### Data to process ###
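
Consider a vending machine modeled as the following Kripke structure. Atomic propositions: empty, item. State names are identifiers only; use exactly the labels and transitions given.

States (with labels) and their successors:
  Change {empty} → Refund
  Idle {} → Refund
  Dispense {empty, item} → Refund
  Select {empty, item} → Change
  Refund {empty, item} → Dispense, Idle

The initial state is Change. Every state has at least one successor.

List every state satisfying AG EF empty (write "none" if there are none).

{Change, Idle, Dispense, Select, Refund}

States satisfying EF empty: {Change, Idle, Dispense, Select, Refund}.
States satisfying AG EF empty: {Change, Idle, Dispense, Select, Refund}.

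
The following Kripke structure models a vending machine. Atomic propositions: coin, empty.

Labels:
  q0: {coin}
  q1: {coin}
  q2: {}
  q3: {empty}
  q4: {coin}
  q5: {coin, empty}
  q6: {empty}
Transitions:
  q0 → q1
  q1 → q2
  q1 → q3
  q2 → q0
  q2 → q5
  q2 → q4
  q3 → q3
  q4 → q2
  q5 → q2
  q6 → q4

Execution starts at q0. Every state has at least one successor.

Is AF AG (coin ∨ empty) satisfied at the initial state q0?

Does not hold

States satisfying AG (coin ∨ empty): {q3}.
States satisfying AF AG (coin ∨ empty): {q3}.
There is a path from q0 along which AG (coin ∨ empty) never holds.
q0 ∉ Sat(AF AG (coin ∨ empty)).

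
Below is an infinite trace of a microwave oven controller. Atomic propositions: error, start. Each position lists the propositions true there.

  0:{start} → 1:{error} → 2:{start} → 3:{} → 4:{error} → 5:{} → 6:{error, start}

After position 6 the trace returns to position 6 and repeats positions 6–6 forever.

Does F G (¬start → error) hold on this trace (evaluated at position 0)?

Yes

G (¬start → error) holds at position 6, which is reachable from 0, so F G (¬start → error) holds.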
###
Work to complete:
What lines above hold the word "following"? List them all.

Problem solution:
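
Consider a vending machine modeled as the following Kripke structure. Atomic propositions: empty, item. State names are identifiers only; use exactly the labels and transitions given.
The following Kripke structure models a vending machine. Atomic propositions: coin, empty.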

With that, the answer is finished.